> _Aim of the task_: Set down, please, exactly the lines below that run from the line with "4. add(NC, 72)" to the line with "After all operations, which node owns key 95?", both lines included.

[Stored data entries]
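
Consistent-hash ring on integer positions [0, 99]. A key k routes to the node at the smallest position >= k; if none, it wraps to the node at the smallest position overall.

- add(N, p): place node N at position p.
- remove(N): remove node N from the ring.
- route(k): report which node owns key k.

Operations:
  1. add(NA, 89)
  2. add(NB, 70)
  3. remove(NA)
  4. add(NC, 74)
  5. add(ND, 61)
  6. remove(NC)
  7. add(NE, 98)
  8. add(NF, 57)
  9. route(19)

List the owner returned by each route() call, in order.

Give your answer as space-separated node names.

Op 1: add NA@89 -> ring=[89:NA]
Op 2: add NB@70 -> ring=[70:NB,89:NA]
Op 3: remove NA -> ring=[70:NB]
Op 4: add NC@74 -> ring=[70:NB,74:NC]
Op 5: add ND@61 -> ring=[61:ND,70:NB,74:NC]
Op 6: remove NC -> ring=[61:ND,70:NB]
Op 7: add NE@98 -> ring=[61:ND,70:NB,98:NE]
Op 8: add NF@57 -> ring=[57:NF,61:ND,70:NB,98:NE]
Op 9: route key 19: smallest pos >= 19 is 57 -> NF

Answer: NF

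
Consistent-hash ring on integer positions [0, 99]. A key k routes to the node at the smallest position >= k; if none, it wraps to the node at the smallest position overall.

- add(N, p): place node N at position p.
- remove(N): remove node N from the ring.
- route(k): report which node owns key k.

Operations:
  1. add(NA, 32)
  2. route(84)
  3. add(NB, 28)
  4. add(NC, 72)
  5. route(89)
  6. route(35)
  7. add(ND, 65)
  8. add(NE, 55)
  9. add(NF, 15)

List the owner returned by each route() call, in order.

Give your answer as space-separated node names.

Answer: NA NB NC

Derivation:
Op 1: add NA@32 -> ring=[32:NA]
Op 2: route key 84: none >= 84, wrap to smallest pos 32 -> NA
Op 3: add NB@28 -> ring=[28:NB,32:NA]
Op 4: add NC@72 -> ring=[28:NB,32:NA,72:NC]
Op 5: route key 89: none >= 89, wrap to smallest pos 28 -> NB
Op 6: route key 35: smallest pos >= 35 is 72 -> NC
Op 7: add ND@65 -> ring=[28:NB,32:NA,65:ND,72:NC]
Op 8: add NE@55 -> ring=[28:NB,32:NA,55:NE,65:ND,72:NC]
Op 9: add NF@15 -> ring=[15:NF,28:NB,32:NA,55:NE,65:ND,72:NC]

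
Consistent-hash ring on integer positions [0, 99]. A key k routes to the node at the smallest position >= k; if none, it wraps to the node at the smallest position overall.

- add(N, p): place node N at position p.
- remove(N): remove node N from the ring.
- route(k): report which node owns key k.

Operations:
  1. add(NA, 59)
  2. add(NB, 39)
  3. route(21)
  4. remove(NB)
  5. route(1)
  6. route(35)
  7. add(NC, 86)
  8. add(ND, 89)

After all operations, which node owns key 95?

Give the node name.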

> _Output for this task_:
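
  4. add(NC, 72)
  5. route(89)
  6. route(35)
  7. add(ND, 65)
  8. add(NE, 55)
  9. add(NF, 15)

List the owner returned by each route() call, in order.

Give your answer as space-separated node names.

Answer: NA NB NC

Derivation:
Op 1: add NA@32 -> ring=[32:NA]
Op 2: route key 84: none >= 84, wrap to smallest pos 32 -> NA
Op 3: add NB@28 -> ring=[28:NB,32:NA]
Op 4: add NC@72 -> ring=[28:NB,32:NA,72:NC]
Op 5: route key 89: none >= 89, wrap to smallest pos 28 -> NB
Op 6: route key 35: smallest pos >= 35 is 72 -> NC
Op 7: add ND@65 -> ring=[28:NB,32:NA,65:ND,72:NC]
Op 8: add NE@55 -> ring=[28:NB,32:NA,55:NE,65:ND,72:NC]
Op 9: add NF@15 -> ring=[15:NF,28:NB,32:NA,55:NE,65:ND,72:NC]

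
Consistent-hash ring on integer positions [0, 99]. A key k routes to the node at the smallest position >= k; if none, it wraps to the node at the smallest position overall.

- add(N, p): place node N at position p.
- remove(N): remove node N from the ring.
- route(k): report which node owns key k.

Operations:
  1. add(NA, 59)
  2. add(NB, 39)
  3. route(21)
  4. remove(NB)
  5. route(1)
  6. route(35)
  7. add(NC, 86)
  8. add(ND, 89)

After all operations, which node owns key 95?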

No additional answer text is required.